• Exercise goal
Copy every record exactly. Nothing may be skipped.

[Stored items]
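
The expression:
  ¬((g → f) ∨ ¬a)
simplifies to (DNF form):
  a ∧ g ∧ ¬f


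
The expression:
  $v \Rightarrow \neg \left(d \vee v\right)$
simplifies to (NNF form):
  $\neg v$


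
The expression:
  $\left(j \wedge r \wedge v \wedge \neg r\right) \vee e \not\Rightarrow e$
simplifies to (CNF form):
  $\text{False}$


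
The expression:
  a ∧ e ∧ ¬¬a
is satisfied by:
  {a: True, e: True}


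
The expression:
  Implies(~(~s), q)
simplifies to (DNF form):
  q | ~s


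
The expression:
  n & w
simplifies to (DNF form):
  n & w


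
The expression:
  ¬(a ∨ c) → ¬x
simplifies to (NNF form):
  a ∨ c ∨ ¬x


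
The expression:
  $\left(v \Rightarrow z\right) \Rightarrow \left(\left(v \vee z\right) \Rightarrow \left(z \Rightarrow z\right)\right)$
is always true.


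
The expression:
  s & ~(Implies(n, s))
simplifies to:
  False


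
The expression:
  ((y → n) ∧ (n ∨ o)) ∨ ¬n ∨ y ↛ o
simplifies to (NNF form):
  True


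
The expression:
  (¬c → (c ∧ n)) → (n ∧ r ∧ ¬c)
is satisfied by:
  {c: False}


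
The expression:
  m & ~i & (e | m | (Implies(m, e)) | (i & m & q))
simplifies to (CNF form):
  m & ~i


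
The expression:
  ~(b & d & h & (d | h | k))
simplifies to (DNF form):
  ~b | ~d | ~h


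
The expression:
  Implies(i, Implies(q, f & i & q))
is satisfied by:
  {f: True, q: False, i: False}
  {f: False, q: False, i: False}
  {i: True, f: True, q: False}
  {i: True, f: False, q: False}
  {q: True, f: True, i: False}
  {q: True, f: False, i: False}
  {q: True, i: True, f: True}


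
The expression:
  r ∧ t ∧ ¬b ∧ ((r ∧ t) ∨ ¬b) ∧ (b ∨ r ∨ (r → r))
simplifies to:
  r ∧ t ∧ ¬b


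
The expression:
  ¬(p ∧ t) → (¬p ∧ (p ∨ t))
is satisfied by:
  {t: True}


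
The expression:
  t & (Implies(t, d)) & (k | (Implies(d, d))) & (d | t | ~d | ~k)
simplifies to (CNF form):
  d & t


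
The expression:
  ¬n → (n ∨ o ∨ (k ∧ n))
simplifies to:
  n ∨ o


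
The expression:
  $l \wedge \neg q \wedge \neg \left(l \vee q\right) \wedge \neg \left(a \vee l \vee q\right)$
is never true.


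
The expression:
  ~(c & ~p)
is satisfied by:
  {p: True, c: False}
  {c: False, p: False}
  {c: True, p: True}


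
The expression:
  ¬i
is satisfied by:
  {i: False}


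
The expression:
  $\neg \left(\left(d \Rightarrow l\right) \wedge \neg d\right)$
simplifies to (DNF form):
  $d$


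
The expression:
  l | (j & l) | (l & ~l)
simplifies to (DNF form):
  l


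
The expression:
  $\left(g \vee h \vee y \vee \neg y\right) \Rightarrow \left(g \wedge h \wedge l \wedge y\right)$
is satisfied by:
  {h: True, g: True, y: True, l: True}


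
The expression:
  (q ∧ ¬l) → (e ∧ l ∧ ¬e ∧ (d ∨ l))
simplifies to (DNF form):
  l ∨ ¬q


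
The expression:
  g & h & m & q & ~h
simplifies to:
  False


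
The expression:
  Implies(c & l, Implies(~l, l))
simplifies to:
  True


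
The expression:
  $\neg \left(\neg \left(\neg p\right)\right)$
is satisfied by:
  {p: False}


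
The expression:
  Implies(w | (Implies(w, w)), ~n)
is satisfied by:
  {n: False}


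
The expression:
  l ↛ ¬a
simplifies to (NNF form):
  a ∧ l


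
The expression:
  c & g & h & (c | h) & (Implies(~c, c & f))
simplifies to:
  c & g & h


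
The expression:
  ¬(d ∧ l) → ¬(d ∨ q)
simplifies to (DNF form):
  (d ∧ l) ∨ (¬d ∧ ¬q)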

• Response below
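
The expression:
  ¬((g → f) ∨ ¬a)
simplifies to (DNF form):
  a ∧ g ∧ ¬f


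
The expression:
  $v \Rightarrow \neg \left(d \vee v\right)$
simplifies to (NNF form):
  $\neg v$


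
The expression:
  $\left(j \wedge r \wedge v \wedge \neg r\right) \vee e \not\Rightarrow e$
simplifies to (CNF form):
  $\text{False}$


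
The expression:
  a ∧ e ∧ ¬¬a
is satisfied by:
  {a: True, e: True}


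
The expression:
  Implies(~(~s), q)
simplifies to (DNF form):
  q | ~s


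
The expression:
  n & w
simplifies to (DNF form):
  n & w


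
The expression:
  ¬(a ∨ c) → ¬x
simplifies to (NNF form):
  a ∨ c ∨ ¬x


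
The expression:
  $\left(v \Rightarrow z\right) \Rightarrow \left(\left(v \vee z\right) \Rightarrow \left(z \Rightarrow z\right)\right)$
is always true.


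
The expression:
  s & ~(Implies(n, s))
simplifies to:
  False


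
The expression:
  ((y → n) ∧ (n ∨ o)) ∨ ¬n ∨ y ↛ o
simplifies to (NNF form):
  True


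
The expression:
  (¬c → (c ∧ n)) → (n ∧ r ∧ ¬c)
is satisfied by:
  {c: False}


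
The expression:
  m & ~i & (e | m | (Implies(m, e)) | (i & m & q))
simplifies to (CNF form):
  m & ~i


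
The expression:
  ~(b & d & h & (d | h | k))
simplifies to (DNF form):
  ~b | ~d | ~h


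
The expression:
  Implies(i, Implies(q, f & i & q))
is satisfied by:
  {f: True, q: False, i: False}
  {f: False, q: False, i: False}
  {i: True, f: True, q: False}
  {i: True, f: False, q: False}
  {q: True, f: True, i: False}
  {q: True, f: False, i: False}
  {q: True, i: True, f: True}


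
The expression:
  r ∧ t ∧ ¬b ∧ ((r ∧ t) ∨ ¬b) ∧ (b ∨ r ∨ (r → r))
simplifies to:
  r ∧ t ∧ ¬b


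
The expression:
  ¬(p ∧ t) → (¬p ∧ (p ∨ t))
is satisfied by:
  {t: True}


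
The expression:
  t & (Implies(t, d)) & (k | (Implies(d, d))) & (d | t | ~d | ~k)
simplifies to (CNF form):
  d & t


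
The expression:
  ¬n → (n ∨ o ∨ (k ∧ n))
simplifies to:
  n ∨ o


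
The expression:
  $l \wedge \neg q \wedge \neg \left(l \vee q\right) \wedge \neg \left(a \vee l \vee q\right)$
is never true.


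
The expression:
  ~(c & ~p)
is satisfied by:
  {p: True, c: False}
  {c: False, p: False}
  {c: True, p: True}


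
The expression:
  ¬i
is satisfied by:
  {i: False}


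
The expression:
  $\neg \left(\left(d \Rightarrow l\right) \wedge \neg d\right)$
simplifies to (DNF form):
  $d$


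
The expression:
  l | (j & l) | (l & ~l)
simplifies to (DNF form):
  l


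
The expression:
  $\left(g \vee h \vee y \vee \neg y\right) \Rightarrow \left(g \wedge h \wedge l \wedge y\right)$
is satisfied by:
  {h: True, g: True, y: True, l: True}


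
The expression:
  (q ∧ ¬l) → (e ∧ l ∧ ¬e ∧ (d ∨ l))
simplifies to (DNF form):
  l ∨ ¬q


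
The expression:
  g & h & m & q & ~h
simplifies to:
  False


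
The expression:
  Implies(c & l, Implies(~l, l))
simplifies to:
  True


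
The expression:
  $\neg \left(\neg \left(\neg p\right)\right)$
is satisfied by:
  {p: False}


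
The expression:
  Implies(w | (Implies(w, w)), ~n)
is satisfied by:
  {n: False}


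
The expression:
  l ↛ ¬a
simplifies to (NNF form):
  a ∧ l


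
The expression:
  c & g & h & (c | h) & (Implies(~c, c & f))
simplifies to:
  c & g & h


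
The expression:
  ¬(d ∧ l) → ¬(d ∨ q)
simplifies to (DNF form):
  (d ∧ l) ∨ (¬d ∧ ¬q)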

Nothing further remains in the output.